◆ **TASK TO COMPLETE**: Return all the entries below exactly as they were given.

******

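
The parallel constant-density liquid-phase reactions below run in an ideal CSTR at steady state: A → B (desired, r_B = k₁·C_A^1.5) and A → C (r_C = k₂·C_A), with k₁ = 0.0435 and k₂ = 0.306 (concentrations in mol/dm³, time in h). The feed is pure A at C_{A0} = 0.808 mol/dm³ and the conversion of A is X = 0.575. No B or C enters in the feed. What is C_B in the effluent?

Exit C_A = C_{A0}(1−X) = 0.808×0.425 = 0.3434 mol/dm³.
In a CSTR the entire volume is at exit conditions, so r_B = 0.0435×0.3434^1.5 = 0.008754 and r_C = 0.306×0.3434 = 0.1051.
Fraction of consumed A going to B: r_B/(r_B+r_C) = 0.07690.
C_B = 0.07690·C_{A0}·X = 0.07690×0.808×0.575 = 0.0357 mol/dm³.

0.0357 mol/dm³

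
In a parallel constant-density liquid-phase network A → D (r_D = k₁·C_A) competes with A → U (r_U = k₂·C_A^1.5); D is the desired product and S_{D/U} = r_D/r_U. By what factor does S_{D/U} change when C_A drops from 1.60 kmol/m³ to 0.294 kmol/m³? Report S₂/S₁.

2.33

S_{D/U} = (k₁/k₂)·C_A^-0.5, so S₂/S₁ = (C_{A,2}/C_{A,1})^-0.5.
= (0.294/1.60)^(-0.5) = (0.1837)^(-0.5) = 2.33.
Selectivity toward D rises as C_A falls — low-concentration operation is favoured.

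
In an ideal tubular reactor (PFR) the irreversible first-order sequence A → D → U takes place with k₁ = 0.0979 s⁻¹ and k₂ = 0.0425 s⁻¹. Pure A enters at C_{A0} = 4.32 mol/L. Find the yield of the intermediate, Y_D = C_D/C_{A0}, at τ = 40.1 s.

0.287

The intermediate concentration in a first-order A→B→C sequence is C_D = k₁C_{A0}(e^(−k₁τ) − e^(−k₂τ))/(k₂−k₁).
e^(−k₁τ) = e^(−0.0979×40.1) = e^(−3.926) = 0.01973; e^(−k₂τ) = e^(−1.704) = 0.1819.
C_D = 0.0979×4.32/(0.0425−0.0979) × (0.01973−0.1819) = (-7.634)×(-0.1622) = 1.238 mol/L.
Y_D = C_D/C_{A0} = 1.238/4.32 = 0.287.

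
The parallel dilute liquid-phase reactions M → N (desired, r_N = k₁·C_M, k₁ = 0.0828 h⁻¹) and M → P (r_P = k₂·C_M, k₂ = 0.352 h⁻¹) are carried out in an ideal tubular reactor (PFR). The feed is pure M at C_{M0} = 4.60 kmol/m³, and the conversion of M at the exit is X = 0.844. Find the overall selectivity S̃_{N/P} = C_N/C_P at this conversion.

C_M = C_{M0}(1−X) = 0.7176 kmol/m³.
Both paths are first order in M, so the instantaneous fraction to N is constant: dC_N/d(−C_M) = k₁/(k₁+k₂) = 0.1904.
C_N = 0.1904·(C_{M0}−C_M) = 0.1904×3.882 = 0.739 kmol/m³.
C_P = (C_{M0}−C_M)−C_N = 3.143 kmol/m³; S̃_{N/P} = 0.7393/3.143 = 0.235.

0.235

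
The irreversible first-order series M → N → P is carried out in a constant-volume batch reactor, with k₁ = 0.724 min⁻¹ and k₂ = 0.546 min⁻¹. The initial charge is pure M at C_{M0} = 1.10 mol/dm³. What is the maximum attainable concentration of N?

0.463 mol/dm³

For a first-order series the maximum intermediate yield is C_{N,max}/C_{M0} = (k₁/k₂)^[k₂/(k₂−k₁)].
= (0.724/0.546)^(0.546/(0.546−0.724)) = (1.326)^(-3.067) = 0.4208.
C_{N,max} = 0.4208×1.10 = 0.463 mol/dm³.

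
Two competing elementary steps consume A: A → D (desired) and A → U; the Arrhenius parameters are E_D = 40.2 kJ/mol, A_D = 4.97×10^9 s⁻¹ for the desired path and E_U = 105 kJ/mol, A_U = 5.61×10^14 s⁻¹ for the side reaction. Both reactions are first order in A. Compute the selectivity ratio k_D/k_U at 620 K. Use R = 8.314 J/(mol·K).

k_D/k_U = (A_D/A_U)·exp[−(E_D−E_U)/(RT)] = (A_D/A_U)·exp[(E_U−E_D)/(RT)].
(E_U−E_D)/(RT) = (105−40.2)×10³/(8.314×620) = 64800/5155 = 12.57.
k_D/k_U = (4.97×10^9/5.61×10^14)·exp(12.57) = 8.859×10^-6 × 2.881×10^5 = 2.55.
Since E_D < E_U, lowering the temperature improves selectivity toward D.

2.55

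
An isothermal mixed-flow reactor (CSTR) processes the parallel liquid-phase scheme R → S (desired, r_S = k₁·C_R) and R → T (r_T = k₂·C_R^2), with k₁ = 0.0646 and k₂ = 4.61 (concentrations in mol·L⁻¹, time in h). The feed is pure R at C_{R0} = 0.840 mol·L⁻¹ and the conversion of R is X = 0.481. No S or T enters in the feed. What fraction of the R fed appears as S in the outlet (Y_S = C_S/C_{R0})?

0.0150

Exit C_R = C_{R0}(1−X) = 0.840×0.519 = 0.4360 mol·L⁻¹.
A CSTR operates uniformly at the exit composition, giving r_S = 0.02816 and r_T = 0.8762 (each k·C_R^n at C_R = 0.4360).
Fraction of consumed R going to S: r_S/(r_S+r_T) = 0.03114.
C_S = 0.03114·C_{R0}·X = 0.03114×0.840×0.481 = 0.0126 mol·L⁻¹; Y_S = C_S/C_{R0} = 0.0150.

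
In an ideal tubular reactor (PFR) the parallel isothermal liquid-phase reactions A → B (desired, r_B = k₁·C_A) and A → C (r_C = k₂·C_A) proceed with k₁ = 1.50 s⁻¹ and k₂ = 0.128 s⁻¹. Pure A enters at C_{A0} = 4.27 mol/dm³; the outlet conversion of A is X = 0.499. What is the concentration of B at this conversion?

C_A = C_{A0}(1−X) = 2.139 mol/dm³.
Both paths are first order in A, so the instantaneous fraction to B is constant: dC_B/d(−C_A) = k₁/(k₁+k₂) = 0.9214.
C_B = 0.9214·(C_{A0}−C_A) = 0.9214×2.131 = 1.96 mol/dm³.

1.96 mol/dm³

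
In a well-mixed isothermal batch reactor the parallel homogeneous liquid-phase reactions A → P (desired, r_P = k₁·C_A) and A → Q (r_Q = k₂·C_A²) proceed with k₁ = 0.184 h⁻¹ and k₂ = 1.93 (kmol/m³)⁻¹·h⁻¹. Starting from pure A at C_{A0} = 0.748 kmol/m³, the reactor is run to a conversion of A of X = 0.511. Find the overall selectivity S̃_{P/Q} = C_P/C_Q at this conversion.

C_A = C_{A0}(1−X) = 0.3658 kmol/m³.
Along a PFR/batch, dC_P/dC_A = −r_P/(r_P+r_Q) = −k₁/(k₁+k₂·C_A).
Integrating from C_{A0} to C_A: C_P = (0.184/1.93)·ln[(0.184+1.93·0.748)/(0.184+1.93·0.366)] = 0.09534·ln(1.628/0.8899) = 0.05756 kmol/m³.
C_Q = (C_{A0}−C_A)−C_P = 0.3247 kmol/m³; S̃_{P/Q} = 0.05756/0.3247 = 0.177.

0.177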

******

◆ **EXERCISE RESPONSE**:
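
The parallel constant-density liquid-phase reactions below run in an ideal CSTR at steady state: A → B (desired, r_B = k₁·C_A^1.5) and A → C (r_C = k₂·C_A), with k₁ = 0.0435 and k₂ = 0.306 (concentrations in mol/dm³, time in h). The feed is pure A at C_{A0} = 0.808 mol/dm³ and the conversion of A is X = 0.575. No B or C enters in the feed. What is C_B in the effluent?

Exit C_A = C_{A0}(1−X) = 0.808×0.425 = 0.3434 mol/dm³.
In a CSTR the entire volume is at exit conditions, so r_B = 0.0435×0.3434^1.5 = 0.008754 and r_C = 0.306×0.3434 = 0.1051.
Fraction of consumed A going to B: r_B/(r_B+r_C) = 0.07690.
C_B = 0.07690·C_{A0}·X = 0.07690×0.808×0.575 = 0.0357 mol/dm³.

0.0357 mol/dm³

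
In a parallel constant-density liquid-phase network A → D (r_D = k₁·C_A) competes with A → U (r_U = k₂·C_A^1.5); D is the desired product and S_{D/U} = r_D/r_U. By what factor does S_{D/U} change when C_A drops from 1.60 kmol/m³ to 0.294 kmol/m³? Report S₂/S₁.

2.33

S_{D/U} = (k₁/k₂)·C_A^-0.5, so S₂/S₁ = (C_{A,2}/C_{A,1})^-0.5.
= (0.294/1.60)^(-0.5) = (0.1837)^(-0.5) = 2.33.
Selectivity toward D rises as C_A falls — low-concentration operation is favoured.

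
In an ideal tubular reactor (PFR) the irreversible first-order sequence A → D → U takes place with k₁ = 0.0979 s⁻¹ and k₂ = 0.0425 s⁻¹. Pure A enters at C_{A0} = 4.32 mol/L. Find the yield of the intermediate, Y_D = C_D/C_{A0}, at τ = 40.1 s.

0.287

The intermediate concentration in a first-order A→B→C sequence is C_D = k₁C_{A0}(e^(−k₁τ) − e^(−k₂τ))/(k₂−k₁).
e^(−k₁τ) = e^(−0.0979×40.1) = e^(−3.926) = 0.01973; e^(−k₂τ) = e^(−1.704) = 0.1819.
C_D = 0.0979×4.32/(0.0425−0.0979) × (0.01973−0.1819) = (-7.634)×(-0.1622) = 1.238 mol/L.
Y_D = C_D/C_{A0} = 1.238/4.32 = 0.287.

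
The parallel dilute liquid-phase reactions M → N (desired, r_N = k₁·C_M, k₁ = 0.0828 h⁻¹) and M → P (r_P = k₂·C_M, k₂ = 0.352 h⁻¹) are carried out in an ideal tubular reactor (PFR). The feed is pure M at C_{M0} = 4.60 kmol/m³, and the conversion of M at the exit is X = 0.844. Find the overall selectivity S̃_{N/P} = C_N/C_P at this conversion.

C_M = C_{M0}(1−X) = 0.7176 kmol/m³.
Both paths are first order in M, so the instantaneous fraction to N is constant: dC_N/d(−C_M) = k₁/(k₁+k₂) = 0.1904.
C_N = 0.1904·(C_{M0}−C_M) = 0.1904×3.882 = 0.739 kmol/m³.
C_P = (C_{M0}−C_M)−C_N = 3.143 kmol/m³; S̃_{N/P} = 0.7393/3.143 = 0.235.

0.235

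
The irreversible first-order series M → N → P is carried out in a constant-volume batch reactor, with k₁ = 0.724 min⁻¹ and k₂ = 0.546 min⁻¹. The initial charge is pure M at C_{M0} = 1.10 mol/dm³. What is the maximum attainable concentration of N?

0.463 mol/dm³

For a first-order series the maximum intermediate yield is C_{N,max}/C_{M0} = (k₁/k₂)^[k₂/(k₂−k₁)].
= (0.724/0.546)^(0.546/(0.546−0.724)) = (1.326)^(-3.067) = 0.4208.
C_{N,max} = 0.4208×1.10 = 0.463 mol/dm³.

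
Two competing elementary steps consume A: A → D (desired) and A → U; the Arrhenius parameters are E_D = 40.2 kJ/mol, A_D = 4.97×10^9 s⁻¹ for the desired path and E_U = 105 kJ/mol, A_U = 5.61×10^14 s⁻¹ for the side reaction. Both reactions are first order in A. Compute the selectivity ratio k_D/k_U at 620 K. Use R = 8.314 J/(mol·K).

k_D/k_U = (A_D/A_U)·exp[−(E_D−E_U)/(RT)] = (A_D/A_U)·exp[(E_U−E_D)/(RT)].
(E_U−E_D)/(RT) = (105−40.2)×10³/(8.314×620) = 64800/5155 = 12.57.
k_D/k_U = (4.97×10^9/5.61×10^14)·exp(12.57) = 8.859×10^-6 × 2.881×10^5 = 2.55.
Since E_D < E_U, lowering the temperature improves selectivity toward D.

2.55

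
An isothermal mixed-flow reactor (CSTR) processes the parallel liquid-phase scheme R → S (desired, r_S = k₁·C_R) and R → T (r_T = k₂·C_R^2), with k₁ = 0.0646 and k₂ = 4.61 (concentrations in mol·L⁻¹, time in h). The feed is pure R at C_{R0} = 0.840 mol·L⁻¹ and the conversion of R is X = 0.481. No S or T enters in the feed. What fraction of the R fed appears as S in the outlet (Y_S = C_S/C_{R0})?

0.0150

Exit C_R = C_{R0}(1−X) = 0.840×0.519 = 0.4360 mol·L⁻¹.
A CSTR operates uniformly at the exit composition, giving r_S = 0.02816 and r_T = 0.8762 (each k·C_R^n at C_R = 0.4360).
Fraction of consumed R going to S: r_S/(r_S+r_T) = 0.03114.
C_S = 0.03114·C_{R0}·X = 0.03114×0.840×0.481 = 0.0126 mol·L⁻¹; Y_S = C_S/C_{R0} = 0.0150.

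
In an ideal tubular reactor (PFR) the parallel isothermal liquid-phase reactions A → B (desired, r_B = k₁·C_A) and A → C (r_C = k₂·C_A) proceed with k₁ = 1.50 s⁻¹ and k₂ = 0.128 s⁻¹. Pure A enters at C_{A0} = 4.27 mol/dm³; the outlet conversion of A is X = 0.499. What is the concentration of B at this conversion?

C_A = C_{A0}(1−X) = 2.139 mol/dm³.
Both paths are first order in A, so the instantaneous fraction to B is constant: dC_B/d(−C_A) = k₁/(k₁+k₂) = 0.9214.
C_B = 0.9214·(C_{A0}−C_A) = 0.9214×2.131 = 1.96 mol/dm³.

1.96 mol/dm³

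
In a well-mixed isothermal batch reactor the parallel homogeneous liquid-phase reactions A → P (desired, r_P = k₁·C_A) and A → Q (r_Q = k₂·C_A²) proceed with k₁ = 0.184 h⁻¹ and k₂ = 1.93 (kmol/m³)⁻¹·h⁻¹. Starting from pure A at C_{A0} = 0.748 kmol/m³, the reactor is run to a conversion of A of X = 0.511. Find the overall selectivity S̃_{P/Q} = C_P/C_Q at this conversion.

C_A = C_{A0}(1−X) = 0.3658 kmol/m³.
Along a PFR/batch, dC_P/dC_A = −r_P/(r_P+r_Q) = −k₁/(k₁+k₂·C_A).
Integrating from C_{A0} to C_A: C_P = (0.184/1.93)·ln[(0.184+1.93·0.748)/(0.184+1.93·0.366)] = 0.09534·ln(1.628/0.8899) = 0.05756 kmol/m³.
C_Q = (C_{A0}−C_A)−C_P = 0.3247 kmol/m³; S̃_{P/Q} = 0.05756/0.3247 = 0.177.

0.177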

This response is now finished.